(Collected data entries)
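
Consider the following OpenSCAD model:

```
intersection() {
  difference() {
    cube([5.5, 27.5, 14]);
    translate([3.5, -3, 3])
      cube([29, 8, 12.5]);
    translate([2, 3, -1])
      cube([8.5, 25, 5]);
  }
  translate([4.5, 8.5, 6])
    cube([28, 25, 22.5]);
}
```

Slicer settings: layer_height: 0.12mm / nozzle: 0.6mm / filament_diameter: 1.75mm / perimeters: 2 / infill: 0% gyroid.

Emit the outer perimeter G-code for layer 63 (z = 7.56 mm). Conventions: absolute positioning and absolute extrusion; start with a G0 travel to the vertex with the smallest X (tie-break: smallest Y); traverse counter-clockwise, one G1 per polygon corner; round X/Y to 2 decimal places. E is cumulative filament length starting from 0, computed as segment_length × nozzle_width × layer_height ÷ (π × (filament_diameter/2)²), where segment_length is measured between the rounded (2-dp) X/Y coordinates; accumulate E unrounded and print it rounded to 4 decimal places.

At z = 7.56 mm: the 5.5×27.5 cube contributes its full rectangle; the cube at (3.5, -3) is present — its section is the full 29×8 rectangle; the cube at (2, 3) is not intersected at this z (z outside [-1, 4]); After the difference (first − rest): starting from the 5.5×27.5 cube, the 29×8 cube at (3.5, -3) partially overlaps it — only the 10.00 mm² overlap (of its 232.00 mm²) is removed, clipping the outline — 1 connected region; the 28×25 cube at (4.5, 8.5) contributes its full rectangle; Keeping only the common overlap: the 28×25 cube at (4.5, 8.5) partially overlaps that combined region; clipping to the common part keeps 19.00 mm² — 1 connected region. The outline is a single polygon with 4 vertices. Extrusion per mm of travel: 0.6 × 0.12 / (π × 0.875²) = 0.029934. Accumulating E over each segment gives final E = 1.1974.

G0 X4.50 Y8.50 Z7.56
G1 X5.50 Y8.50 E0.0299
G1 X5.50 Y27.50 E0.5987
G1 X4.50 Y27.50 E0.6286
G1 X4.50 Y8.50 E1.1974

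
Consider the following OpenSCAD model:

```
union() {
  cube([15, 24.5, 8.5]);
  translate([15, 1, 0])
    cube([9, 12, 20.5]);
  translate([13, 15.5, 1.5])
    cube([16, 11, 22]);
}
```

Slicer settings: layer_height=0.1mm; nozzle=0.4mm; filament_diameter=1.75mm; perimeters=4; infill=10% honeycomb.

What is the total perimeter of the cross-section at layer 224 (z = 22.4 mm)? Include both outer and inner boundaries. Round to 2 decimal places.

At z = 22.4 mm: the cube does not reach this height (z outside [0, 8.5]); the cube at (15, 1) is not intersected at this z (z outside [0, 20.5]); the cube at (13, 15.5) is present — its section is the full 16×11 rectangle (perimeter 54.00 mm); Taking the union: only the 16×11 cube at (13, 15.5) is present, so the union is just that shape — boundary = 54.00 mm. Overall, the cross-section is a single solid region. Total boundary length (outer) = 54.00 mm.

54.00 mm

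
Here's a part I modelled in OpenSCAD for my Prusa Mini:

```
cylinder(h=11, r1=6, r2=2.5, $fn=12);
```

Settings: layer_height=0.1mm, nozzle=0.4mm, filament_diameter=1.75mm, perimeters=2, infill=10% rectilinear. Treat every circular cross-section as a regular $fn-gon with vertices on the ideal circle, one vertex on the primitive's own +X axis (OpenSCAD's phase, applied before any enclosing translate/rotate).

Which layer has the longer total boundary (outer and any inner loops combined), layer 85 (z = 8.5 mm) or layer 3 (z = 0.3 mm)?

layer 3 (z = 0.3 mm)

Layer 85 (z = 8.5): the cone (r1=6→r2=2.5) has section circumradius 3.295 here — a regular 12-gon (perimeter = 2·12·3.295·sin(180°/12) = 20.47 mm). So its perimeter = 20.47 mm. Layer 3 (z = 0.3): the cone: at t=0.027 of its height the radius interpolates to r₁+(r₂−r₁)t = 5.905, giving a regular 12-gon of that circumradius (perimeter = 2·12·5.905·sin(180°/12) = 36.68 mm). So its perimeter = 36.68 mm. Layer 3 is larger (36.68 vs 20.47 mm).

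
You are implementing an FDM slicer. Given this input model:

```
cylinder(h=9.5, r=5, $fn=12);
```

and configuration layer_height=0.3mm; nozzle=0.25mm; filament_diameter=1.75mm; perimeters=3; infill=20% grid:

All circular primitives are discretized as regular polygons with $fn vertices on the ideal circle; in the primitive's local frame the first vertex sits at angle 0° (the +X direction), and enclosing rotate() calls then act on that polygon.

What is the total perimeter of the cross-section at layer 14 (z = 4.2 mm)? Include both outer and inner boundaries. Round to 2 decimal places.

31.06 mm

At z = 4.2 mm: the r=5 cylinder gives a regular 12-gon of circumradius 5 (constant along its height) (perimeter = 2·12·5.000·sin(180°/12) = 31.06 mm). Overall, the cross-section is a single solid region. Total boundary length (outer) = 31.06 mm.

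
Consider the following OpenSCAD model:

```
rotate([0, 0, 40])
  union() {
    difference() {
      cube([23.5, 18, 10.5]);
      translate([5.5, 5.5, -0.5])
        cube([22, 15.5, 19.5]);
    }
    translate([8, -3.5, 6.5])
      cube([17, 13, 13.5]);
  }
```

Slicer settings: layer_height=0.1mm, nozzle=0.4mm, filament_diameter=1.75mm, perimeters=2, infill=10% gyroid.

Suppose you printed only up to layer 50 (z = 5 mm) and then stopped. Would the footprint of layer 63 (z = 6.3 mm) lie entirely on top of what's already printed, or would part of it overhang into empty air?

Compare the two slices. At z = 5: the cube (footprint 23.5×18) is included at this height (area 423.00 mm²); the cube at (5.5, 5.5) (footprint 22×15.5) is included at this height (area 341.00 mm²); Subtracting the remaining from the first: starting from the 23.5×18 cube (423.00 mm²), the 22×15.5 cube at (5.5, 5.5) partially overlaps it — only the 225.00 mm² overlap (of its 341.00 mm²) is removed, clipping the outline — area = 198.00 mm²; the cube at (8, -3.5) is absent (z outside [6.5, 20]); Merging all regions: only the result so far is present, so the union is just that shape — area = 198.00 mm²; (rotated 40° about Z; rotation is an isometry so areas/perimeters/island counts are preserved). At z = 6.3: the 23.5×18 cube contributes its full rectangle (area 423.00 mm²); the 22×15.5 cube at (5.5, 5.5) contributes its full rectangle (area 341.00 mm²); After the difference (first − rest): starting from the 23.5×18 cube (423.00 mm²), the 22×15.5 cube at (5.5, 5.5) partially overlaps it — only the 225.00 mm² overlap (of its 341.00 mm²) is removed, clipping the outline — area = 198.00 mm²; the cube at (8, -3.5) is not intersected at this z (z outside [6.5, 20]); Combining (union): only that combined region is present, so the union is just that shape — area = 198.00 mm²; (rotated 40° about Z; rotation is an isometry so areas/perimeters/island counts are preserved). Checking containment: the cross-section at z = 6.3 is a subset of the cross-section at z = 5.

entirely on top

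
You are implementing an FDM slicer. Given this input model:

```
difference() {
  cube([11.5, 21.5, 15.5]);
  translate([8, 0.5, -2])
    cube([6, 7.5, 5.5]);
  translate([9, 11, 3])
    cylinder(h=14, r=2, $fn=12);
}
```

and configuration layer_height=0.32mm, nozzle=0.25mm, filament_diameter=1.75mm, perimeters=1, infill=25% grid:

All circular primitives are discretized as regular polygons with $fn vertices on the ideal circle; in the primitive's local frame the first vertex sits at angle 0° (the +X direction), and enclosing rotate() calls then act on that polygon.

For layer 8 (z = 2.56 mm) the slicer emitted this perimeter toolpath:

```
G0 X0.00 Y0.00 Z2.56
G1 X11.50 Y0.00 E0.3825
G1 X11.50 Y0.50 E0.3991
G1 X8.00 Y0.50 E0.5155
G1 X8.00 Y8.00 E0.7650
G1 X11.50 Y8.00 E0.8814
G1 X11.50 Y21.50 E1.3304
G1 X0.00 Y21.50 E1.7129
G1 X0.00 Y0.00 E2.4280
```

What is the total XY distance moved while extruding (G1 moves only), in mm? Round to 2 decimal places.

73.00 mm

Sum the Euclidean lengths of each G1 segment: total = 73.00 mm.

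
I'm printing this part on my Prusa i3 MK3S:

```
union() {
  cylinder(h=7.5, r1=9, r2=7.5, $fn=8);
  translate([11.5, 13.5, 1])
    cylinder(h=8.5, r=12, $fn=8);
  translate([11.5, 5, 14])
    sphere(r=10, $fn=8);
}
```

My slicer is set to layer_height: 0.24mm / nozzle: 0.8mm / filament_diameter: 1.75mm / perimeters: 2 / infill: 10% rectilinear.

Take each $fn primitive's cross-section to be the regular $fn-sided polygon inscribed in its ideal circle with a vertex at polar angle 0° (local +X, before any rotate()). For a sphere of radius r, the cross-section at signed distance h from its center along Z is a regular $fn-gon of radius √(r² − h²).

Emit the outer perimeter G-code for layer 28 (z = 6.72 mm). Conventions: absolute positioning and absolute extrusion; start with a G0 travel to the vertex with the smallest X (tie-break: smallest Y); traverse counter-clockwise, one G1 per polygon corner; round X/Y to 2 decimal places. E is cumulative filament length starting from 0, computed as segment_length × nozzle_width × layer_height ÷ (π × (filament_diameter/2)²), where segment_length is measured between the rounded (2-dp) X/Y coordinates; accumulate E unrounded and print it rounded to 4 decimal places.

G0 X-7.66 Y0.00 Z6.72
G1 X-5.41 Y-5.41 E0.4677
G1 X0.00 Y-7.66 E0.9354
G1 X5.41 Y-5.41 E1.4031
G1 X7.56 Y-0.22 E1.8516
G1 X11.50 Y-1.86 E2.1922
G1 X16.35 Y0.15 E2.6113
G1 X18.03 Y4.20 E2.9613
G1 X19.99 Y5.01 E3.1306
G1 X23.50 Y13.50 E3.8639
G1 X19.99 Y21.99 E4.5973
G1 X11.50 Y25.50 E5.3306
G1 X3.01 Y21.99 E6.0640
G1 X-0.50 Y13.50 E6.7973
G1 X2.32 Y6.70 E7.3849
G1 X0.00 Y7.66 E7.5854
G1 X-5.41 Y5.41 E8.0531
G1 X-7.66 Y0.00 E8.5208

At z = 6.72 mm: the cone contributes a regular 8-gon of circumradius 7.656 (interpolated between r1=9 and r2=7.5 at t=0.896); the cylinder at (11.5, 13.5): section is a regular 8-gon, circumradius r=12; the r=10 sphere at (11.5, 5) slices to a regular 8-gon of circumradius 6.856 (√(r²−h²) with h=7.28 from center); Combining (union): the regions partially overlap (shared area 102.87 mm²), so overlapping operands fuse into one piece — 1 connected region. The outline is a single polygon with 17 vertices. Extrusion per mm of travel: 0.8 × 0.24 / (π × 0.875²) = 0.079824. Accumulating E over each segment gives final E = 8.5208.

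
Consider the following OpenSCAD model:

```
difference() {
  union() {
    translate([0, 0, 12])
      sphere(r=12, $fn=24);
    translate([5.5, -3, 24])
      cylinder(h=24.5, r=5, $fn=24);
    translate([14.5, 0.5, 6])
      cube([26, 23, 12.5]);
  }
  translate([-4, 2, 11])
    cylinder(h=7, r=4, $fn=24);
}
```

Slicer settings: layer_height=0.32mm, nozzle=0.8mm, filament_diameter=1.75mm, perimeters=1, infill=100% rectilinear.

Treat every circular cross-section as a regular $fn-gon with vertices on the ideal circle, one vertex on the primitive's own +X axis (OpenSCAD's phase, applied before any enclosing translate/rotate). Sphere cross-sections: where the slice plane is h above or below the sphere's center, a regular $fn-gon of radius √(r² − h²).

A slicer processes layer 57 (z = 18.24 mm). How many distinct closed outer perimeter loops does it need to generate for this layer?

At z = 18.24 mm: the r=12 sphere contributes a regular 24-gon of circumradius √(12²−6.24²) = 10.250; the cylinder at (5.5, -3) is not intersected at this z (z outside [24, 48.5]); the cube at (14.5, 0.5) (footprint 26×23) is included at this height; Combining (union): the 2 present regions are separate (no shared area or edge), so areas and boundary lengths simply add and each stays a separate island — 2 connected regions; the cylinder at (-4, 2) is absent (z outside [11, 18]); Taking the first minus the rest: none of the subtracted shapes is present at this height, so the result so far is unchanged — 2 connected regions. The result has 2 disconnected regions.

2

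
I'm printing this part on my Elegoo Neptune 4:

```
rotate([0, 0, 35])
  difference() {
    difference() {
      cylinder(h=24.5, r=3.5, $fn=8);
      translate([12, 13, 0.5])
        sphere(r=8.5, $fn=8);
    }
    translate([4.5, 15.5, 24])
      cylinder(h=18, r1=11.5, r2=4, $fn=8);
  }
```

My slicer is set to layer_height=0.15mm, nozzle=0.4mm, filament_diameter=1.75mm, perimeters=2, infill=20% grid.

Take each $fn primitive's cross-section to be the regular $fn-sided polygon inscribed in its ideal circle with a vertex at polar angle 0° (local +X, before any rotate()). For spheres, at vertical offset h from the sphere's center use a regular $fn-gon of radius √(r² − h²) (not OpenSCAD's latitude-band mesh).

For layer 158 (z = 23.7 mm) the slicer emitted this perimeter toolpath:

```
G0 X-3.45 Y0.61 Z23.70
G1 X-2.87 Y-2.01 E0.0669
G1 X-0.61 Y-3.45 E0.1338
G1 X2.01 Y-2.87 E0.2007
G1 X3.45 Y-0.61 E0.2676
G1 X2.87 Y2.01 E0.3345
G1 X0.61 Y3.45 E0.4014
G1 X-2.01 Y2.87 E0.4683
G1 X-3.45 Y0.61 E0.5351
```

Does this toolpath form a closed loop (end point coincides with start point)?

Start point (G0): (-3.45, 0.61). End point (last G1): the path returns to the start — closed.

yes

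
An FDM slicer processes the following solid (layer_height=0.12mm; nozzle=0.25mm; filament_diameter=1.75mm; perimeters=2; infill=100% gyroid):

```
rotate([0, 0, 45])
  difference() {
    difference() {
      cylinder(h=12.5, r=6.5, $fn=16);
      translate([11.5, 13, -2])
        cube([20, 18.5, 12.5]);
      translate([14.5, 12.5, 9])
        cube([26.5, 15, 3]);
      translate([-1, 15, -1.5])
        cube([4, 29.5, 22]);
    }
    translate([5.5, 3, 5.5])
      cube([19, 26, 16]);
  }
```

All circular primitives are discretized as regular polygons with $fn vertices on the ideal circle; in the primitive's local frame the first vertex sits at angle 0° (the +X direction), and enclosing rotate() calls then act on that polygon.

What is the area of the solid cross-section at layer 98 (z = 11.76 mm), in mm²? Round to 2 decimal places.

129.33 mm²

At z = 11.76 mm: the r=6.5 cylinder gives a regular 16-gon of circumradius 6.5 (constant along its height) (area = (16/2)·6.500²·sin(360°/16) = 129.35 mm²); the cube at (11.5, 13) does not reach this height (z outside [-2, 10.5]); the cube at (14.5, 12.5) is present — its section is the full 26.5×15 rectangle (area 397.50 mm²); the 4×29.5 cube at (-1, 15) contributes its full rectangle (area 118.00 mm²); Subtracting the remaining from the first: starting from the r=6.5 cylinder (129.35 mm²), the 26.5×15 cube at (14.5, 12.5) misses the remaining region (no effect); the 4×29.5 cube at (-1, 15) misses the remaining region (no effect) — area = 129.35 mm²; the cube at (5.5, 3) is present — its section is the full 19×26 rectangle (area 494.00 mm²); Taking the first minus the rest: starting from that combined region (129.35 mm²), the 19×26 cube at (5.5, 3) partially overlaps it — only the 0.02 mm² overlap (of its 494.00 mm²) is removed, clipping the outline — area = 129.33 mm²; (rotated 45° about Z; rotation is an isometry so areas/perimeters/island counts are preserved). Overall, the cross-section is a single solid region. Net area = 129.33 mm².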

● **WHAT TO DO**
Count the lines of the data that hold the string "every", and give that number as the entire reply.

● **SOLUTION FOR THIS TASK**
2